● Required action:
Reproduce the entries shown below only from the line with "Let m = 31*11" down to the line with "Answer: 418552266/205434899 - 29202*I*√10/205434899", keeping both end lines and copying each one exactly.

─── Material provided ───

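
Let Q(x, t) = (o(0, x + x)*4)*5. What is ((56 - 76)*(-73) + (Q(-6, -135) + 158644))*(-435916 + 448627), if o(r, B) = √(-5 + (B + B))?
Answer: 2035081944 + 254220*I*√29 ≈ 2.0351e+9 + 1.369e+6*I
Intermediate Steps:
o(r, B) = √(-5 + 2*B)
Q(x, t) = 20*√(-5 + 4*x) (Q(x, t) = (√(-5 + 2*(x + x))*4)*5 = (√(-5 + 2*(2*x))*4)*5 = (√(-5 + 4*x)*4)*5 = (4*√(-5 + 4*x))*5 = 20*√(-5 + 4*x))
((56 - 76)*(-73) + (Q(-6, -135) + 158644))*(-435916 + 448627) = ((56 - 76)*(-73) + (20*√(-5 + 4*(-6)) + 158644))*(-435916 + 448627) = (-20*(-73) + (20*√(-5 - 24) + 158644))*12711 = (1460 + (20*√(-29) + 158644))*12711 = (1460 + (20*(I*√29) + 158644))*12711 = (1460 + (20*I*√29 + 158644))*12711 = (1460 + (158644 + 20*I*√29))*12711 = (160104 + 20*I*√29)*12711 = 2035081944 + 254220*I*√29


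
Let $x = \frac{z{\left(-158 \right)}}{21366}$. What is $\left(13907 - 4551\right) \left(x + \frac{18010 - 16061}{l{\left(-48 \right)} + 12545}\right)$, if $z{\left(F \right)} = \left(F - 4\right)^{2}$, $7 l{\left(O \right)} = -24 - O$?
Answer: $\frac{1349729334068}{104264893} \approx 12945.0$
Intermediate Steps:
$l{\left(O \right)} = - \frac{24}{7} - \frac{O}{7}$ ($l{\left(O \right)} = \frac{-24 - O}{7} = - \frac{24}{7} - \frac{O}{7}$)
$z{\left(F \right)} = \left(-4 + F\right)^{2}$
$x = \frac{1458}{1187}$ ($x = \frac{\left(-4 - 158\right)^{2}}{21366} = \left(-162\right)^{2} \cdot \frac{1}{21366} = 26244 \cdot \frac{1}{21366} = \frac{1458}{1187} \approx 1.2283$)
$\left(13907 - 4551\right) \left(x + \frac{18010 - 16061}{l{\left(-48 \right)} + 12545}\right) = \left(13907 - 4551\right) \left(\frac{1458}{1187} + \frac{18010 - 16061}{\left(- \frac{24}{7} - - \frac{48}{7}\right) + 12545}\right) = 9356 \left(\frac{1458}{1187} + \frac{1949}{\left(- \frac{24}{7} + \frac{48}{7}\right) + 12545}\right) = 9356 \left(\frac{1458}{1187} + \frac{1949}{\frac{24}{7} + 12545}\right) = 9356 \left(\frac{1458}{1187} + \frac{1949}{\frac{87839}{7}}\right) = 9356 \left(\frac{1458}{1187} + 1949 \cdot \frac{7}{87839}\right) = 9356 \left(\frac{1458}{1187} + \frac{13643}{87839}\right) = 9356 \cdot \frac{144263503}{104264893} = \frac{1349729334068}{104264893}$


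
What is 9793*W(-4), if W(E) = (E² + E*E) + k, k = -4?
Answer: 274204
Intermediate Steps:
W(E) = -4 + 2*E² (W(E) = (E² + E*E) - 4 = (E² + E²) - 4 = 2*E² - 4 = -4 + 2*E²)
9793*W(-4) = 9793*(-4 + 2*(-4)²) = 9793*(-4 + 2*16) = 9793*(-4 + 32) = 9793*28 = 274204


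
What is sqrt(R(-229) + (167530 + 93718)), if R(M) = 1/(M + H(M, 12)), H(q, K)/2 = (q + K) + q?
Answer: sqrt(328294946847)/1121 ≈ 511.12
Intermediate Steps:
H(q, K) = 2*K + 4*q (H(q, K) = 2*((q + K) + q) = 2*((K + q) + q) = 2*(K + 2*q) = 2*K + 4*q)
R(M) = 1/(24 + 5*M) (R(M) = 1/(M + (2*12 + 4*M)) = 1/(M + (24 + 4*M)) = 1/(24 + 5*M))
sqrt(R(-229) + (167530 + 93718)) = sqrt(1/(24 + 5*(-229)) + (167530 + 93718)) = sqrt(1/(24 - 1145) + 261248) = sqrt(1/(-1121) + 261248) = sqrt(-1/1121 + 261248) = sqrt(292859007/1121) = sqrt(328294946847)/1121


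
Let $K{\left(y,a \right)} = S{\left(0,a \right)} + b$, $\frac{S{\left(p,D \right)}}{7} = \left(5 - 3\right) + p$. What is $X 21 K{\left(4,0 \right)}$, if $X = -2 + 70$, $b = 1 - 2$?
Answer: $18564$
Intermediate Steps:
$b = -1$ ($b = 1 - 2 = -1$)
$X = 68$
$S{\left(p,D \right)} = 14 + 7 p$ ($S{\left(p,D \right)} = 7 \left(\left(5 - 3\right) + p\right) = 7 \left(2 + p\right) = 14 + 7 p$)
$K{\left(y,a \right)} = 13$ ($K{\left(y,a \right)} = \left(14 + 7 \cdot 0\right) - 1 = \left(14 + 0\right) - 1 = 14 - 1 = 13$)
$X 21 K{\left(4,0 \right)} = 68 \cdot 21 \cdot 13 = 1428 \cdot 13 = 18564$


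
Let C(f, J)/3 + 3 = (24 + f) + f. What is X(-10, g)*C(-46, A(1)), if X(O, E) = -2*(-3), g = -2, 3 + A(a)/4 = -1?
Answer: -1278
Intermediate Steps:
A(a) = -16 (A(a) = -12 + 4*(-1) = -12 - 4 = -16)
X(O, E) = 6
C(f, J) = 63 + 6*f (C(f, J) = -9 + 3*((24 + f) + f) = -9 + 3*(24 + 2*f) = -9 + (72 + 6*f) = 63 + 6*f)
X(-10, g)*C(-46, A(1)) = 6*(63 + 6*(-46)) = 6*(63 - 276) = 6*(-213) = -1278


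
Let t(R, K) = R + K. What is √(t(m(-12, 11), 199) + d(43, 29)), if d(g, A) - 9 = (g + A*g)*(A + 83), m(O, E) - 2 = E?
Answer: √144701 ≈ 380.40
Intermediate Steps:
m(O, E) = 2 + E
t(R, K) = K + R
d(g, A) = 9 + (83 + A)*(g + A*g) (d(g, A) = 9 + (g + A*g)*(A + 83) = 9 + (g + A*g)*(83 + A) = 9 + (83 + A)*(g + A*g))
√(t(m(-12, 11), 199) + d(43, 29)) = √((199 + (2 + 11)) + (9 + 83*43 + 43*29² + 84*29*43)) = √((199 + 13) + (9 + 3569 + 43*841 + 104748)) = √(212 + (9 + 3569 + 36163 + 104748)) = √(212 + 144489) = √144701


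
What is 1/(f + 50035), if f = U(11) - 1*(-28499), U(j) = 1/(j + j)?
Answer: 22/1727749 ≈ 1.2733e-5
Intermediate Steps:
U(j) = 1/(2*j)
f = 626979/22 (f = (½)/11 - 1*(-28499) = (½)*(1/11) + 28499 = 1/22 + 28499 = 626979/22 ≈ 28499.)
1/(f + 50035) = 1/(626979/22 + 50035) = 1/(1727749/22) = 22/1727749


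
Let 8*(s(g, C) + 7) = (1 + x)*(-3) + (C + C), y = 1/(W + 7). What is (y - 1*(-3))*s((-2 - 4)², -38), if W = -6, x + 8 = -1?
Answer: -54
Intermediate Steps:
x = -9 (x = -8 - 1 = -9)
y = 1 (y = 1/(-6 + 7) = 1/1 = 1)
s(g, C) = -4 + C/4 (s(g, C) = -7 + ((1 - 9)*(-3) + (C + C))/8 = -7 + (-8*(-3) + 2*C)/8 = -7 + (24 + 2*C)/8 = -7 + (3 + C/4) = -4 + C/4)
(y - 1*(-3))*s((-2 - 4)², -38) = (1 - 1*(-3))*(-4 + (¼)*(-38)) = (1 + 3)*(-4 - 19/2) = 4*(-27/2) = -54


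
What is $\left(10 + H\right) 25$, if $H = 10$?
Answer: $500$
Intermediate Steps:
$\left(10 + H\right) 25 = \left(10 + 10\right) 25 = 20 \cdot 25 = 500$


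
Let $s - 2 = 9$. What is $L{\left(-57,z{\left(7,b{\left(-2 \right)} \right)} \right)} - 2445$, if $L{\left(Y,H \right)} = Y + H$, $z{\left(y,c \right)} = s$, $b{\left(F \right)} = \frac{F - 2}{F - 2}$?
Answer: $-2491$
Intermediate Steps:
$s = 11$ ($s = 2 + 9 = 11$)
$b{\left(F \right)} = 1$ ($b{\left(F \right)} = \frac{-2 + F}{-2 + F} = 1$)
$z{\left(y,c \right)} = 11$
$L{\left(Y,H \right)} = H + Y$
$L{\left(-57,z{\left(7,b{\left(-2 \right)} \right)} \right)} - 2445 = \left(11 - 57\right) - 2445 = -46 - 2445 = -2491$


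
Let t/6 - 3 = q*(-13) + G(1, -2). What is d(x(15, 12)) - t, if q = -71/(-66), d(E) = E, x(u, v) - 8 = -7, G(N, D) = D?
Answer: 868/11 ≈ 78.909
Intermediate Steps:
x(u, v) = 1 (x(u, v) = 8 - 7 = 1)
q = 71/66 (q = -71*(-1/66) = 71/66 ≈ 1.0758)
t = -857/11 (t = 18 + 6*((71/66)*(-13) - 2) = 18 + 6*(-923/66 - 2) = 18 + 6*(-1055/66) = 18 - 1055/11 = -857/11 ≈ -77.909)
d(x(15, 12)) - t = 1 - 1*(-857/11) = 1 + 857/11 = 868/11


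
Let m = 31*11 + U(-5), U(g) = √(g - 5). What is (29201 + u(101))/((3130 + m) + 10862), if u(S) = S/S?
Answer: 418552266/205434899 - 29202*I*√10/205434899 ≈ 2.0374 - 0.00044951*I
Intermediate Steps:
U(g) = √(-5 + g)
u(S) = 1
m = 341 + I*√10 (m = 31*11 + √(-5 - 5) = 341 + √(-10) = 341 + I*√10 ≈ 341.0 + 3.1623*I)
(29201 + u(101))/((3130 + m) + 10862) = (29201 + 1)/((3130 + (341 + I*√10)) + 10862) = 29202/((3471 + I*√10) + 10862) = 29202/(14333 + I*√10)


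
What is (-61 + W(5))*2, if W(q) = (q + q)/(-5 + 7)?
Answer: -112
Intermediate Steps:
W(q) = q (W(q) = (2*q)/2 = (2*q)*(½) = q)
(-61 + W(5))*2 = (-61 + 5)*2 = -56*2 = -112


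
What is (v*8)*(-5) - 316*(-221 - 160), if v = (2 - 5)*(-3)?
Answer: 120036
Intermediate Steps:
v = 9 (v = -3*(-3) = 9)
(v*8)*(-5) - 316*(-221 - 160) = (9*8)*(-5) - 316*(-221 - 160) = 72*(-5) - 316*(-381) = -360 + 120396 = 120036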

───

● Response:
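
Let m = 31*11 + U(-5), U(g) = √(g - 5). What is (29201 + u(101))/((3130 + m) + 10862), if u(S) = S/S?
Answer: 418552266/205434899 - 29202*I*√10/205434899 ≈ 2.0374 - 0.00044951*I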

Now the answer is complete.